╔══

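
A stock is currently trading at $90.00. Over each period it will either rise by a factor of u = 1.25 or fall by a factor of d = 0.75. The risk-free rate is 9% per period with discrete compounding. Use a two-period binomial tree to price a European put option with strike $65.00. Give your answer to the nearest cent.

Risk-neutral probability p = (1 + 0.09 − 0.75)/(1.25 − 0.75) = 0.3400/0.5000 = 0.6800
Terminal stock prices: S_uu = 140.6, S_ud = 84.38, S_dd = 50.62
Terminal payoffs (K − S): max(-75.62, 0) = 0, max(-19.38, 0) = 0, max(14.38, 0) = 14.38
Node u (S = 112.5): V_u = 1/1.09·[0.6800·0.0000 + 0.3200·0.0000] = 0.0000
Node d (S = 67.5): V_d = 1/1.09·[0.6800·0.0000 + 0.3200·14.3750] = 4.2202
Node 0 (S = 90): V_0 = 1/1.09·[0.6800·0.0000 + 0.3200·4.2202] = 1.2390

$1.24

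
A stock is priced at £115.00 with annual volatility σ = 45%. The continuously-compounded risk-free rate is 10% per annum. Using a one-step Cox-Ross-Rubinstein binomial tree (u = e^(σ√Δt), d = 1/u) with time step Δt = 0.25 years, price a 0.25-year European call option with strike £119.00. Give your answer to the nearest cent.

£12.19

CRR parameters: u = e^(σ√Δt) = e^(0.45·√0.25) = 1.2523, d = 1/u = 0.7985
Per-period rate: rΔt = 0.1·0.25 = 0.025, so R = e^0.025 = 1.0253
Risk-neutral probability p = (e^0.025 − 0.7985)/(1.2523 − 0.7985) = 0.2268/0.4538 = 0.4998
Terminal stock prices: S_u = 144, S_d = 91.83
Terminal payoffs (S − K): max(25.02, 0) = 25.02, max(-27.17, 0) = 0
Node 0 (S = 115): V_0 = e^(−0.025)·[0.4998·25.0171 + 0.5002·0.0000] = 12.1941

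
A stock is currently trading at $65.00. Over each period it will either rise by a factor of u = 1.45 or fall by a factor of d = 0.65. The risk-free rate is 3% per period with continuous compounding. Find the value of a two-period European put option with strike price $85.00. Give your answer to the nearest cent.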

╚══

__Task prompt__
Restate every record word for word.

__Expected output__
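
A stock is currently trading at $90.00. Over each period it will either rise by a factor of u = 1.25 or fall by a factor of d = 0.75. The risk-free rate is 9% per period with discrete compounding. Use a two-period binomial tree to price a European put option with strike $65.00. Give your answer to the nearest cent.

Risk-neutral probability p = (1 + 0.09 − 0.75)/(1.25 − 0.75) = 0.3400/0.5000 = 0.6800
Terminal stock prices: S_uu = 140.6, S_ud = 84.38, S_dd = 50.62
Terminal payoffs (K − S): max(-75.62, 0) = 0, max(-19.38, 0) = 0, max(14.38, 0) = 14.38
Node u (S = 112.5): V_u = 1/1.09·[0.6800·0.0000 + 0.3200·0.0000] = 0.0000
Node d (S = 67.5): V_d = 1/1.09·[0.6800·0.0000 + 0.3200·14.3750] = 4.2202
Node 0 (S = 90): V_0 = 1/1.09·[0.6800·0.0000 + 0.3200·4.2202] = 1.2390

$1.24

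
A stock is priced at £115.00 with annual volatility σ = 45%. The continuously-compounded risk-free rate is 10% per annum. Using a one-step Cox-Ross-Rubinstein binomial tree (u = e^(σ√Δt), d = 1/u) with time step Δt = 0.25 years, price a 0.25-year European call option with strike £119.00. Give your answer to the nearest cent.

£12.19

CRR parameters: u = e^(σ√Δt) = e^(0.45·√0.25) = 1.2523, d = 1/u = 0.7985
Per-period rate: rΔt = 0.1·0.25 = 0.025, so R = e^0.025 = 1.0253
Risk-neutral probability p = (e^0.025 − 0.7985)/(1.2523 − 0.7985) = 0.2268/0.4538 = 0.4998
Terminal stock prices: S_u = 144, S_d = 91.83
Terminal payoffs (S − K): max(25.02, 0) = 25.02, max(-27.17, 0) = 0
Node 0 (S = 115): V_0 = e^(−0.025)·[0.4998·25.0171 + 0.5002·0.0000] = 12.1941

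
A stock is currently trading at $65.00. Over each period it will either rise by a factor of u = 1.45 or fall by a factor of d = 0.65. The risk-free rate is 3% per period with continuous compounding. Find the value of a two-period European put option with strike price $85.00. Give your answer to the nearest cent.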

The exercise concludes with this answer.